# [What to produce]
Copy each line below in which the word "sodium" occurs.

# [Data for review]
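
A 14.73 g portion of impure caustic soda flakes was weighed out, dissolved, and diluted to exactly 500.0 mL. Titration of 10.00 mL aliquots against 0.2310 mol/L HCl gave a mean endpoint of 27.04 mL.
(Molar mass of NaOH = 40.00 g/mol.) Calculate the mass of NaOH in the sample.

NaOH + HCl → NaCl + H2O
n(HCl) per titration = 0.02704 × 0.2310 = 6.246 × 10^-3 mol
n(NaOH) in each aliquot = 6.246 × 10^-3 mol (1:1 ratio)
n(NaOH) in the whole flask = 6.246 × 10^-3 × 500.0/10.00 = 0.3123 mol
mass of NaOH = 0.3123 × 40.00 = 12.49 g

12.49 g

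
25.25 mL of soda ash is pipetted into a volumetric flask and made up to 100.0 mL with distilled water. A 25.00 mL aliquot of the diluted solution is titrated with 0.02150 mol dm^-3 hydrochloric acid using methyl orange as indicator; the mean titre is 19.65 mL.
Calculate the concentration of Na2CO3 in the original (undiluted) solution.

Na2CO3 + 2 HCl → 2 NaCl + H2O + CO2
n(HCl) = 0.01965 × 0.02150 = 4.225 × 10^-4 mol
From the 1:2 ratio, n(Na2CO3) in the aliquot = 1/2 × 4.225 × 10^-4 = 2.112 × 10^-4 mol
[Na2CO3]_dilute = 2.112 × 10^-4 / 0.02500 = 0.008449 mol/L
Dilution factor = 100.0 / 25.25 = 3.960
[Na2CO3]_stock = 0.008449 × 3.960 = 0.03346 mol/L

0.03346 mol/L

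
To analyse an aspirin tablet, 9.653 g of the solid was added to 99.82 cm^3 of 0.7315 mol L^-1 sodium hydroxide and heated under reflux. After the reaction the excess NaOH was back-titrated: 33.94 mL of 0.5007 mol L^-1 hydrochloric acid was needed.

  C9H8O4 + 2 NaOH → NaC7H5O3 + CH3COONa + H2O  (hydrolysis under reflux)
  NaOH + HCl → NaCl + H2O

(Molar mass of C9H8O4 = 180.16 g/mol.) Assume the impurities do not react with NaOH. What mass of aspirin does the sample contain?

5.047 g

n(NaOH) added = 0.09982 × 0.7315 = 0.07302 mol
n(HCl) used in back-titration = 0.03394 × 0.5007 = 0.01699 mol
n(NaOH) left over = 0.01699 mol (1:1 ratio)
n(NaOH) consumed by analyte = 0.07302 − 0.01699 = 0.05602 mol
From the 1:2 ratio, n(C9H8O4) = 1/2 × 0.05602 = 0.02801 mol
mass of C9H8O4 = 0.02801 × 180.16 = 5.047 g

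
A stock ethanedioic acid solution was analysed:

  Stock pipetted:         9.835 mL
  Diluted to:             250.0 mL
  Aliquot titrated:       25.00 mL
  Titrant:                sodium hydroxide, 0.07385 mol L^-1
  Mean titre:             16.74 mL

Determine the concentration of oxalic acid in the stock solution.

H2C2O4 + 2 NaOH → Na2C2O4 + 2 H2O
n(NaOH) = 0.01674 × 0.07385 = 1.236 × 10^-3 mol
From the 1:2 ratio, n(H2C2O4) in the aliquot = 1/2 × 1.236 × 10^-3 = 6.181 × 10^-4 mol
[H2C2O4]_dilute = 6.181 × 10^-4 / 0.02500 = 0.02472 mol/L
Dilution factor = 250.0 / 9.835 = 25.42
[H2C2O4]_stock = 0.02472 × 25.42 = 0.6285 mol/L

0.6285 mol/L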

# [Problem solution]
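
To analyse an aspirin tablet, 9.653 g of the solid was added to 99.82 cm^3 of 0.7315 mol L^-1 sodium hydroxide and heated under reflux. After the reaction the excess NaOH was back-titrated: 33.94 mL of 0.5007 mol L^-1 hydrochloric acid was needed.
  Titrant:                sodium hydroxide, 0.07385 mol L^-1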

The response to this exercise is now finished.